§ **INSTRUCTIONS FOR THE TASK**
Where a line in the records holds "system", count it once; return only the final number.

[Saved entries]
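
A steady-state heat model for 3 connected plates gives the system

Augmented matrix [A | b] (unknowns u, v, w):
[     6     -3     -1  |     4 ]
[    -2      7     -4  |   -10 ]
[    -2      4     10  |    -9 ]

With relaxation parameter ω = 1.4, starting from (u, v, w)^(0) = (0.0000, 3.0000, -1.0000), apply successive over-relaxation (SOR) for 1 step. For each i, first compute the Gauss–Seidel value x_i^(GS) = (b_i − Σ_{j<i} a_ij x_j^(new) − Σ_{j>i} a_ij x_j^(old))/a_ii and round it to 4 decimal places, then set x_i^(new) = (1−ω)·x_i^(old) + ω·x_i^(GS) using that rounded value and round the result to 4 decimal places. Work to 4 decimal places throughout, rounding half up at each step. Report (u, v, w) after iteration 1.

(2.8000, -2.8800, 1.5368)

Iteration 1:
  u: GS value = (4 - (-3)·3.0000 - (-1)·-1.0000) / (6) = 2.0000;  u ← (1−ω)·0.0000 + ω·2.0000 = 2.8000
  v: GS value = (-10 - (-2)·2.8000 - (-4)·-1.0000) / (7) = -1.2000;  v ← (1−ω)·3.0000 + ω·-1.2000 = -2.8800
  w: GS value = (-9 - (-2)·2.8000 - (4)·-2.8800) / (10) = 0.8120;  w ← (1−ω)·-1.0000 + ω·0.8120 = 1.5368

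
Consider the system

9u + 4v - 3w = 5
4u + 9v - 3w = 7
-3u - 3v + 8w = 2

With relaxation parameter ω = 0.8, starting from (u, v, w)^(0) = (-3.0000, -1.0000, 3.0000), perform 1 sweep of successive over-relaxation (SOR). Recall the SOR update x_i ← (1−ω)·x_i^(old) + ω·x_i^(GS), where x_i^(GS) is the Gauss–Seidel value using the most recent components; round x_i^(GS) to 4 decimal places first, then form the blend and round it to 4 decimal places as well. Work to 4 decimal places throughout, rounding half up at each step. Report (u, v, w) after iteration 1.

Iteration 1:
  u: GS value = (5 - (4)·-1.0000 - (-3)·3.0000) / (9) = 2.0000;  u ← (1−ω)·-3.0000 + ω·2.0000 = 1.0000
  v: GS value = (7 - (4)·1.0000 - (-3)·3.0000) / (9) = 1.3333;  v ← (1−ω)·-1.0000 + ω·1.3333 = 0.8666
  w: GS value = (2 - (-3)·1.0000 - (-3)·0.8666) / (8) = 0.9500;  w ← (1−ω)·3.0000 + ω·0.9500 = 1.3600

(1.0000, 0.8666, 1.3600)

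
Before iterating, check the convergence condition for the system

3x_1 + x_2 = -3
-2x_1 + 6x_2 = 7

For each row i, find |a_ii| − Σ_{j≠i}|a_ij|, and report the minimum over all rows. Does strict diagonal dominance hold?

row 1: |3| − (1) = 2
row 2: |6| − (2) = 4
minimum over rows = 2 → strictly diagonally dominant (convergence guaranteed)

2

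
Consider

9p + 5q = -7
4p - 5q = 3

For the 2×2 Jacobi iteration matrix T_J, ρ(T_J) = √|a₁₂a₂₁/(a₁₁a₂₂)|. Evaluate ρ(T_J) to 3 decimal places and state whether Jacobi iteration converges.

a₁₂a₂₁/(a₁₁a₂₂) = (5)·(4) / ((9)·(-5)) = -0.444444
ρ = √|-0.444444| = √0.444444 = 0.667
ρ < 1, so Jacobi converges

0.667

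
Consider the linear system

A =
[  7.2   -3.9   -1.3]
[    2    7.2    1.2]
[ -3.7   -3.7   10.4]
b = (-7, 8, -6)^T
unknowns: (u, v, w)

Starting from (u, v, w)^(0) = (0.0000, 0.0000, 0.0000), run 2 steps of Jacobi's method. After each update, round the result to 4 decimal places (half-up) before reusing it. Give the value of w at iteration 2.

Iteration 1:
  u = (-7 - (-3.9)·0.0000 - (-1.3)·0.0000) / (7.2) = -0.9722
  v = (8 - (2)·0.0000 - (1.2)·0.0000) / (7.2) = 1.1111
  w = (-6 - (-3.7)·0.0000 - (-3.7)·0.0000) / (10.4) = -0.5769
Iteration 2:
  u = (-7 - (-3.9)·1.1111 - (-1.3)·-0.5769) / (7.2) = -0.4745
  v = (8 - (2)·-0.9722 - (1.2)·-0.5769) / (7.2) = 1.4773
  w = (-6 - (-3.7)·-0.9722 - (-3.7)·1.1111) / (10.4) = -0.5275

-0.5275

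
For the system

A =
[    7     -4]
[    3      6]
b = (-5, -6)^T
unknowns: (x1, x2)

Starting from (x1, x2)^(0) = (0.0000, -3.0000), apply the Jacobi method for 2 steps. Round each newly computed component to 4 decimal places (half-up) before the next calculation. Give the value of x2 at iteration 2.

Iteration 1:
  x1 = (-5 - (-4)·-3.0000) / (7) = -2.4286
  x2 = (-6 - (3)·0.0000) / (6) = -1.0000
Iteration 2:
  x1 = (-5 - (-4)·-1.0000) / (7) = -1.2857
  x2 = (-6 - (3)·-2.4286) / (6) = 0.2143

0.2143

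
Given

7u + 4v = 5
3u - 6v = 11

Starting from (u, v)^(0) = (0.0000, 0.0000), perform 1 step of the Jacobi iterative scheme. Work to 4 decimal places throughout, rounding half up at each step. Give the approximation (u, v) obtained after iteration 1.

(0.7143, -1.8333)

Iteration 1:
  u = (5 - (4)·0.0000) / (7) = 0.7143
  v = (11 - (3)·0.0000) / (-6) = -1.8333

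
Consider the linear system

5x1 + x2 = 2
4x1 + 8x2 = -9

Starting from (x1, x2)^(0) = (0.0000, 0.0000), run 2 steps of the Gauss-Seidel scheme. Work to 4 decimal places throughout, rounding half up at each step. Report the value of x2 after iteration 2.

Iteration 1:
  x1 = (2 - (1)·0.0000) / (5) = 0.4000
  x2 = (-9 - (4)·0.4000) / (8) = -1.3250
Iteration 2:
  x1 = (2 - (1)·-1.3250) / (5) = 0.6650
  x2 = (-9 - (4)·0.6650) / (8) = -1.4575

-1.4575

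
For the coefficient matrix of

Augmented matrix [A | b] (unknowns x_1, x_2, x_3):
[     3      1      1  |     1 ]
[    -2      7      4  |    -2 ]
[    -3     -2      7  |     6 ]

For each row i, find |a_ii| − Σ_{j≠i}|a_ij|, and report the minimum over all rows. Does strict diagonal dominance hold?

1

row 1: |3| − (1+1) = 1
row 2: |7| − (2+4) = 1
row 3: |7| − (3+2) = 2
minimum over rows = 1 → strictly diagonally dominant (convergence guaranteed)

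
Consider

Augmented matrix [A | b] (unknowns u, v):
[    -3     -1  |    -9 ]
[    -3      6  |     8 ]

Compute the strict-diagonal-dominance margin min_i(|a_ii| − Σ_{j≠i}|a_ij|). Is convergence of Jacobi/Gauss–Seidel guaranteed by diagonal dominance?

2

row 1: |-3| − (1) = 2
row 2: |6| − (3) = 3
minimum over rows = 2 → strictly diagonally dominant (convergence guaranteed)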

§ **SOLVED EXERCISE**
6